Excerpted data:
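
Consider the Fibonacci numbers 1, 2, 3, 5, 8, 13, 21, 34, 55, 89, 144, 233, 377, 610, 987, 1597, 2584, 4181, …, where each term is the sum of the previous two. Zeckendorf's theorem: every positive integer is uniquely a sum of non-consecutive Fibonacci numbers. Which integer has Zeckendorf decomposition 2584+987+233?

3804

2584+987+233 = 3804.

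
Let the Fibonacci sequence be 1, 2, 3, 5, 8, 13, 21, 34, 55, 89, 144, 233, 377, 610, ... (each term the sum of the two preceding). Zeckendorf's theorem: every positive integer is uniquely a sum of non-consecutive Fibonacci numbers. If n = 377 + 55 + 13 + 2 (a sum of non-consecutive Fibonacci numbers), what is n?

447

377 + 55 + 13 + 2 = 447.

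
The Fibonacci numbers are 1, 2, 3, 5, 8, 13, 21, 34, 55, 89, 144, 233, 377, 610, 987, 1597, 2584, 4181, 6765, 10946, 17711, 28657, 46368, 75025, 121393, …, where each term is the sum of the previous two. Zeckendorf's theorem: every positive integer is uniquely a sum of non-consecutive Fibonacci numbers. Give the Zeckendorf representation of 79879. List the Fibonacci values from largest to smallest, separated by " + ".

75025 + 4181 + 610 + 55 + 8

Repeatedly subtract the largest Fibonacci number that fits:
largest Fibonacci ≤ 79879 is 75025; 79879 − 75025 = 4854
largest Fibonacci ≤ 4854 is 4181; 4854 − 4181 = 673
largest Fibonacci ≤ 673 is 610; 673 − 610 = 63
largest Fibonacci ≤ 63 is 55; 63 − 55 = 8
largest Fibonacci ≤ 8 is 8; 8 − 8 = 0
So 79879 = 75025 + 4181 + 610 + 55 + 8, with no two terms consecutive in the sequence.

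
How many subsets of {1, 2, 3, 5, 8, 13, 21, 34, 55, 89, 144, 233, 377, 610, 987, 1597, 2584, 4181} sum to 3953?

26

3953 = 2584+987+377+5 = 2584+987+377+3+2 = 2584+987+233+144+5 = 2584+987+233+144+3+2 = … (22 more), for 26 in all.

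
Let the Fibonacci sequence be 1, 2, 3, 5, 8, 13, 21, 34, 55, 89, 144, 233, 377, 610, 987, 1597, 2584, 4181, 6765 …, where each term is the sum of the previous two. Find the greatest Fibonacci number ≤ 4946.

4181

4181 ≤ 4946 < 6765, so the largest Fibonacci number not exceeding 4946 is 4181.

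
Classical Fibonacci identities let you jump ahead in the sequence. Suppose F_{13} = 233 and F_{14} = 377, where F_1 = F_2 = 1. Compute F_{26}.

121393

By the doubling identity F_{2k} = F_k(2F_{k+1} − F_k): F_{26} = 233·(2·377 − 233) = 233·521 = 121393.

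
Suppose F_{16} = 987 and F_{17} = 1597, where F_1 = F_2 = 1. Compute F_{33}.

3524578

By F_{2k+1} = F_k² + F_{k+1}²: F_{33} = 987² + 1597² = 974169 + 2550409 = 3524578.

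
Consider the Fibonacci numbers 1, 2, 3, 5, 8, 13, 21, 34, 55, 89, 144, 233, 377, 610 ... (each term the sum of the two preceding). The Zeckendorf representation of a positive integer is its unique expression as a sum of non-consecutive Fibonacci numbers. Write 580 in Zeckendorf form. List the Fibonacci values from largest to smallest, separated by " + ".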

What the task asks: Please give the records again exactly as they are.

Result of the task:
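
Consider the Fibonacci numbers 1, 2, 3, 5, 8, 13, 21, 34, 55, 89, 144, 233, 377, 610, 987, 1597, 2584, 4181, …, where each term is the sum of the previous two. Zeckendorf's theorem: every positive integer is uniquely a sum of non-consecutive Fibonacci numbers. Which integer has Zeckendorf decomposition 2584+987+233?

3804

2584+987+233 = 3804.

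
Let the Fibonacci sequence be 1, 2, 3, 5, 8, 13, 21, 34, 55, 89, 144, 233, 377, 610, ... (each term the sum of the two preceding). Zeckendorf's theorem: every positive integer is uniquely a sum of non-consecutive Fibonacci numbers. If n = 377 + 55 + 13 + 2 (a sum of non-consecutive Fibonacci numbers), what is n?

447

377 + 55 + 13 + 2 = 447.

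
The Fibonacci numbers are 1, 2, 3, 5, 8, 13, 21, 34, 55, 89, 144, 233, 377, 610, 987, 1597, 2584, 4181, 6765, 10946, 17711, 28657, 46368, 75025, 121393, …, where each term is the sum of the previous two. Zeckendorf's theorem: every positive integer is uniquely a sum of non-consecutive Fibonacci numbers. Give the Zeckendorf representation of 79879. List the Fibonacci values from largest to smallest, separated by " + ".

75025 + 4181 + 610 + 55 + 8

Repeatedly subtract the largest Fibonacci number that fits:
largest Fibonacci ≤ 79879 is 75025; 79879 − 75025 = 4854
largest Fibonacci ≤ 4854 is 4181; 4854 − 4181 = 673
largest Fibonacci ≤ 673 is 610; 673 − 610 = 63
largest Fibonacci ≤ 63 is 55; 63 − 55 = 8
largest Fibonacci ≤ 8 is 8; 8 − 8 = 0
So 79879 = 75025 + 4181 + 610 + 55 + 8, with no two terms consecutive in the sequence.

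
How many subsets of {1, 2, 3, 5, 8, 13, 21, 34, 55, 89, 144, 233, 377, 610, 987, 1597, 2584, 4181} sum to 3953?

26

3953 = 2584+987+377+5 = 2584+987+377+3+2 = 2584+987+233+144+5 = 2584+987+233+144+3+2 = … (22 more), for 26 in all.

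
Let the Fibonacci sequence be 1, 2, 3, 5, 8, 13, 21, 34, 55, 89, 144, 233, 377, 610, 987, 1597, 2584, 4181, 6765 …, where each term is the sum of the previous two. Find the greatest Fibonacci number ≤ 4946.

4181

4181 ≤ 4946 < 6765, so the largest Fibonacci number not exceeding 4946 is 4181.

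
Classical Fibonacci identities let you jump ahead in the sequence. Suppose F_{13} = 233 and F_{14} = 377, where F_1 = F_2 = 1. Compute F_{26}.

121393

By the doubling identity F_{2k} = F_k(2F_{k+1} − F_k): F_{26} = 233·(2·377 − 233) = 233·521 = 121393.

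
Suppose F_{16} = 987 and F_{17} = 1597, where F_1 = F_2 = 1. Compute F_{33}.

3524578

By F_{2k+1} = F_k² + F_{k+1}²: F_{33} = 987² + 1597² = 974169 + 2550409 = 3524578.

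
Consider the Fibonacci numbers 1, 2, 3, 5, 8, 13, 21, 34, 55, 89, 144, 233, 377, 610 ... (each term the sum of the two preceding). The Zeckendorf representation of a positive integer is its unique expression as a sum of non-consecutive Fibonacci numbers. Write 580 in Zeckendorf form. List the Fibonacci values from largest to smallest, separated by " + ".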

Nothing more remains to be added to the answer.